WORK REQUIRED: Below are several entries. Transcribe exactly those lines that fall from the one with "d/dw [-6*w^3 - 2*w^2" through the one with "(x^2 + 17*x/2", end lines included.
------
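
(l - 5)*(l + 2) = l^2 - 3*l - 10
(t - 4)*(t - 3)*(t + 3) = t^3 - 4*t^2 - 9*t + 36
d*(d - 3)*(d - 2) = d^3 - 5*d^2 + 6*d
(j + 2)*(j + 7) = j^2 + 9*j + 14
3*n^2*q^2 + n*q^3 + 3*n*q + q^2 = q*(3*n + q)*(n*q + 1)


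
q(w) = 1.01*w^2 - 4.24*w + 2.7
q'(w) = 2.02*w - 4.24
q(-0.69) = 6.11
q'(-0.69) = -5.63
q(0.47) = 0.93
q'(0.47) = -3.29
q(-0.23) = 3.73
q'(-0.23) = -4.70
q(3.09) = -0.76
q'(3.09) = 2.00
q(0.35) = 1.34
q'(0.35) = -3.53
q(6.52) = 17.99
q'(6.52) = 8.93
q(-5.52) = 56.88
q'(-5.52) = -15.39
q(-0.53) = 5.23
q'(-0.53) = -5.31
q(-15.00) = 293.55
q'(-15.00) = -34.54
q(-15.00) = 293.55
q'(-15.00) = -34.54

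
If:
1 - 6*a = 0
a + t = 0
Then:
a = 1/6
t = -1/6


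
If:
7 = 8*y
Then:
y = 7/8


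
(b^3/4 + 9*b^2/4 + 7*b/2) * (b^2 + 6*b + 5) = b^5/4 + 15*b^4/4 + 73*b^3/4 + 129*b^2/4 + 35*b/2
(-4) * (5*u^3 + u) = -20*u^3 - 4*u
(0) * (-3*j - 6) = 0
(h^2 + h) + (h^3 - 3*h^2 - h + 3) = h^3 - 2*h^2 + 3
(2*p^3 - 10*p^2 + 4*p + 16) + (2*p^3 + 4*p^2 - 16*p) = 4*p^3 - 6*p^2 - 12*p + 16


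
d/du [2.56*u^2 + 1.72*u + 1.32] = 5.12*u + 1.72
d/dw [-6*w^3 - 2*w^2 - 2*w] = -18*w^2 - 4*w - 2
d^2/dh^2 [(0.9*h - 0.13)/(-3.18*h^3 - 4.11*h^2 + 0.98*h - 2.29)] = (-54.60696*h^5 - 54.801576*h^4 - 8.83011599999999*h^3 + 89.392806*h^2 + 42.00246*h - 6.23695)/(32.157432*h^9 + 124.685892*h^8 + 131.420178*h^7 + 62.048295*h^6 + 139.078494*h^5 + 85.071123*h^4 - 6.25444999999999*h^3 + 71.257701*h^2 - 15.417654*h + 12.008989)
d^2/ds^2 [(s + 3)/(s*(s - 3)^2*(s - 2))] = 2*(6*s^5 + 2*s^4 - 147*s^3 + 369*s^2 - 306*s + 108)/(s^3*(s^7 - 18*s^6 + 138*s^5 - 584*s^4 + 1473*s^3 - 2214*s^2 + 1836*s - 648))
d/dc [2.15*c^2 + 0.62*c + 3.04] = 4.3*c + 0.62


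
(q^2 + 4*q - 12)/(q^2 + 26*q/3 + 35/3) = 3*(q^2 + 4*q - 12)/(3*q^2 + 26*q + 35)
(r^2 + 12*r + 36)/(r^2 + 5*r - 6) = (r + 6)/(r - 1)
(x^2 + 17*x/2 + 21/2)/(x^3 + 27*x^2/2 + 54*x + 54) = (x + 7)/(x^2 + 12*x + 36)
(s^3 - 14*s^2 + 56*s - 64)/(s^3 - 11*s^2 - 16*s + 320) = (s^2 - 6*s + 8)/(s^2 - 3*s - 40)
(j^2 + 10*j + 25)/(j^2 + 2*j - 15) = (j + 5)/(j - 3)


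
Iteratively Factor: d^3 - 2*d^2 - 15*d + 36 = (d - 3)*(d^2 + d - 12) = (d - 3)*(d + 4)*(d - 3)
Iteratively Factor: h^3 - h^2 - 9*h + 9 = (h - 1)*(h^2 - 9) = (h - 1)*(h + 3)*(h - 3)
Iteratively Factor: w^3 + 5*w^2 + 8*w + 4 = (w + 2)*(w^2 + 3*w + 2) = (w + 2)^2*(w + 1)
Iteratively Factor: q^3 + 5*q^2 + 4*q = (q + 4)*(q^2 + q) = (q + 1)*(q + 4)*(q)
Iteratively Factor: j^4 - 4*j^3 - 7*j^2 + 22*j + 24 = (j - 4)*(j^3 - 7*j - 6) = (j - 4)*(j + 1)*(j^2 - j - 6) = (j - 4)*(j - 3)*(j + 1)*(j + 2)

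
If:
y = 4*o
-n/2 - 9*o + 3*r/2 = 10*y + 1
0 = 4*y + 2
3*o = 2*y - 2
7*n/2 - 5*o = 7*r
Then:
No Solution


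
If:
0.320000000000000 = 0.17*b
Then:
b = 1.88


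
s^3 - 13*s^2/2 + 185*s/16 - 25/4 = (s - 4)*(s - 5/4)^2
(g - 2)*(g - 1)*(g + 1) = g^3 - 2*g^2 - g + 2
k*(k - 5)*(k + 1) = k^3 - 4*k^2 - 5*k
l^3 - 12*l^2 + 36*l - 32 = (l - 8)*(l - 2)^2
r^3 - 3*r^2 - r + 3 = (r - 3)*(r - 1)*(r + 1)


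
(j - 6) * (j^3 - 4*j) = j^4 - 6*j^3 - 4*j^2 + 24*j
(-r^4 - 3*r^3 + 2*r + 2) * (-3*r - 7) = 3*r^5 + 16*r^4 + 21*r^3 - 6*r^2 - 20*r - 14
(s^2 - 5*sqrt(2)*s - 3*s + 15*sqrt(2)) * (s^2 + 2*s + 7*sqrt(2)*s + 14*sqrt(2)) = s^4 - s^3 + 2*sqrt(2)*s^3 - 76*s^2 - 2*sqrt(2)*s^2 - 12*sqrt(2)*s + 70*s + 420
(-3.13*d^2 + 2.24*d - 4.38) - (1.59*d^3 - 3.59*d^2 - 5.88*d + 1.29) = -1.59*d^3 + 0.46*d^2 + 8.12*d - 5.67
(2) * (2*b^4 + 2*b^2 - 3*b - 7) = 4*b^4 + 4*b^2 - 6*b - 14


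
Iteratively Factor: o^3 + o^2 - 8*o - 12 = (o + 2)*(o^2 - o - 6) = (o - 3)*(o + 2)*(o + 2)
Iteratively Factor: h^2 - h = (h - 1)*(h)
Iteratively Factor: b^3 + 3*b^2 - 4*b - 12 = (b + 3)*(b^2 - 4) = (b + 2)*(b + 3)*(b - 2)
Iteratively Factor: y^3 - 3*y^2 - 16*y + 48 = (y - 4)*(y^2 + y - 12) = (y - 4)*(y - 3)*(y + 4)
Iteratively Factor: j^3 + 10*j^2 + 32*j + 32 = (j + 2)*(j^2 + 8*j + 16) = (j + 2)*(j + 4)*(j + 4)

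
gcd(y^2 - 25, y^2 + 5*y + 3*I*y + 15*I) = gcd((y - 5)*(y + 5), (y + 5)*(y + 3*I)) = y + 5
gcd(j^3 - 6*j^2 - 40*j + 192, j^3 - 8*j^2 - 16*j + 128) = j^2 - 12*j + 32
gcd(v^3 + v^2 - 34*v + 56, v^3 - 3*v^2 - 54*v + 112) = v^2 + 5*v - 14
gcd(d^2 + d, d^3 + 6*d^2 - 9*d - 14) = d + 1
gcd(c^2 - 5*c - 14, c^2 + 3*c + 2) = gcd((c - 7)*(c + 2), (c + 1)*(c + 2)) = c + 2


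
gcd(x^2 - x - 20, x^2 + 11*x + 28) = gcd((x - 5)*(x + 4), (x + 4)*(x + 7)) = x + 4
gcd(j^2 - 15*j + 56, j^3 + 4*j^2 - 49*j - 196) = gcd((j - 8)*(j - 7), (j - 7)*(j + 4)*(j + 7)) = j - 7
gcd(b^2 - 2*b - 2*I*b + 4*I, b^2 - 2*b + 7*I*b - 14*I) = b - 2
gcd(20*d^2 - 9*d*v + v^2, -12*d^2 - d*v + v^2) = -4*d + v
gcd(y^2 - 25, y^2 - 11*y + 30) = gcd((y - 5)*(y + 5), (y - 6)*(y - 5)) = y - 5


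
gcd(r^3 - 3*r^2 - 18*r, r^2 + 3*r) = r^2 + 3*r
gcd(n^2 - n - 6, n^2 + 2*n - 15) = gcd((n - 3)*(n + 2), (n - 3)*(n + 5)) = n - 3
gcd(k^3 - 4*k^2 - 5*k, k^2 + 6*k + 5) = k + 1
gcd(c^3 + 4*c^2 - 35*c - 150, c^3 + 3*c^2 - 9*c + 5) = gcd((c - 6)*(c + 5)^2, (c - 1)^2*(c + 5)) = c + 5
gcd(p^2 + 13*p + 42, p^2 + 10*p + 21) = p + 7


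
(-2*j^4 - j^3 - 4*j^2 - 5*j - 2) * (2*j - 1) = -4*j^5 - 7*j^3 - 6*j^2 + j + 2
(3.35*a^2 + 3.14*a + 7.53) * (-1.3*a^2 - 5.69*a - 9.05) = -4.355*a^4 - 23.1435*a^3 - 57.9731*a^2 - 71.2627*a - 68.1465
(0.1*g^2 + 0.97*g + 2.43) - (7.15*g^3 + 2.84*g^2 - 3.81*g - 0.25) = -7.15*g^3 - 2.74*g^2 + 4.78*g + 2.68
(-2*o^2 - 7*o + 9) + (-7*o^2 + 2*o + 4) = -9*o^2 - 5*o + 13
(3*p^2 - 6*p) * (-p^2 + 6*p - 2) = -3*p^4 + 24*p^3 - 42*p^2 + 12*p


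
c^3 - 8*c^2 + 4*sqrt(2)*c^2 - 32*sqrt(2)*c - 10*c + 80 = (c - 8)*(c - sqrt(2))*(c + 5*sqrt(2))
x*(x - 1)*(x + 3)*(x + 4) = x^4 + 6*x^3 + 5*x^2 - 12*x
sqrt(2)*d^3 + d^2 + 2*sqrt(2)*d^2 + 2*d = d*(d + 2)*(sqrt(2)*d + 1)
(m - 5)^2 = m^2 - 10*m + 25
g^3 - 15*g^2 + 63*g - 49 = (g - 7)^2*(g - 1)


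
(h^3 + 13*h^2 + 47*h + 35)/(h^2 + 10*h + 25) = (h^2 + 8*h + 7)/(h + 5)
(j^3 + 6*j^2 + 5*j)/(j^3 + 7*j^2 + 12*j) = (j^2 + 6*j + 5)/(j^2 + 7*j + 12)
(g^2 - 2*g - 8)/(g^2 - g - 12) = (g + 2)/(g + 3)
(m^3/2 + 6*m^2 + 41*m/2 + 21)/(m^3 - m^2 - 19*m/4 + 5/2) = 2*(m^2 + 10*m + 21)/(4*m^2 - 12*m + 5)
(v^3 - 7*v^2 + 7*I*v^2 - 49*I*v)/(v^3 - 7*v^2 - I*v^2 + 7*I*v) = (v + 7*I)/(v - I)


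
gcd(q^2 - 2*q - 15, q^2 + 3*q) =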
------
TASK SOLUTION:
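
d/dw [-6*w^3 - 2*w^2 - 2*w] = -18*w^2 - 4*w - 2
d^2/dh^2 [(0.9*h - 0.13)/(-3.18*h^3 - 4.11*h^2 + 0.98*h - 2.29)] = (-54.60696*h^5 - 54.801576*h^4 - 8.83011599999999*h^3 + 89.392806*h^2 + 42.00246*h - 6.23695)/(32.157432*h^9 + 124.685892*h^8 + 131.420178*h^7 + 62.048295*h^6 + 139.078494*h^5 + 85.071123*h^4 - 6.25444999999999*h^3 + 71.257701*h^2 - 15.417654*h + 12.008989)
d^2/ds^2 [(s + 3)/(s*(s - 3)^2*(s - 2))] = 2*(6*s^5 + 2*s^4 - 147*s^3 + 369*s^2 - 306*s + 108)/(s^3*(s^7 - 18*s^6 + 138*s^5 - 584*s^4 + 1473*s^3 - 2214*s^2 + 1836*s - 648))
d/dc [2.15*c^2 + 0.62*c + 3.04] = 4.3*c + 0.62


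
(q^2 + 4*q - 12)/(q^2 + 26*q/3 + 35/3) = 3*(q^2 + 4*q - 12)/(3*q^2 + 26*q + 35)
(r^2 + 12*r + 36)/(r^2 + 5*r - 6) = (r + 6)/(r - 1)
(x^2 + 17*x/2 + 21/2)/(x^3 + 27*x^2/2 + 54*x + 54) = (x + 7)/(x^2 + 12*x + 36)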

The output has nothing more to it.